Could you filter the records below and keep only the lines with the word "Soundcheck"?
# # # # #
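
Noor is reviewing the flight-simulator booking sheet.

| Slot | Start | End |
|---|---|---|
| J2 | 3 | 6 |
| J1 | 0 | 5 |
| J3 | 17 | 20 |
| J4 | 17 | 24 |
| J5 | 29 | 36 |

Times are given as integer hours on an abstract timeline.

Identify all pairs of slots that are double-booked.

Sorted by start: J1, J2, J3, J4, J5.
J2 starts before J1 ends → J1 and J2 overlap.
J3 starts after J1 ends; J1 is clear from here.
J3 starts after J2 ends; J2 is clear from here.
J4 starts before J3 ends → J3 and J4 overlap.
J5 starts after J3 ends.
J5 starts after J4 ends.

J1 & J2, J3 & J4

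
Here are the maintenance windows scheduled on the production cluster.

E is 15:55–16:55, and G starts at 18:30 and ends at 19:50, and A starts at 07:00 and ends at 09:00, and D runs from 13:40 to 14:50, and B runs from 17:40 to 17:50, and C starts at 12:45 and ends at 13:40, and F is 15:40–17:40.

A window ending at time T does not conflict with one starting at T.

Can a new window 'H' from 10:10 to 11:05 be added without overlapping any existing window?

A: ends 09:00 at or before H starts 10:10 → clear.
C: starts 12:45 at or after H ends 11:05 → clear.
D: starts 13:40 at or after H ends 11:05 → clear.
F: starts 15:40 at or after H ends 11:05 → clear.
E: starts 15:55 at or after H ends 11:05 → clear.
B: starts 17:40 at or after H ends 11:05 → clear.
G: starts 18:30 at or after H ends 11:05 → clear.

Yes — the slot is free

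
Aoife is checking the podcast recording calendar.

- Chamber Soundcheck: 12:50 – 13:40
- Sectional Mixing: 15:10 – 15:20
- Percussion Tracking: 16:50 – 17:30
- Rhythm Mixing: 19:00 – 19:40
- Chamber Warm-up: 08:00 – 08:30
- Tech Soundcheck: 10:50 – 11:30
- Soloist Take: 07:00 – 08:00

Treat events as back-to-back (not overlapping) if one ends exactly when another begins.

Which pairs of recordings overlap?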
# # # # #
* _Task response_:
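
- Chamber Soundcheck: 12:50 – 13:40
- Tech Soundcheck: 10:50 – 11:30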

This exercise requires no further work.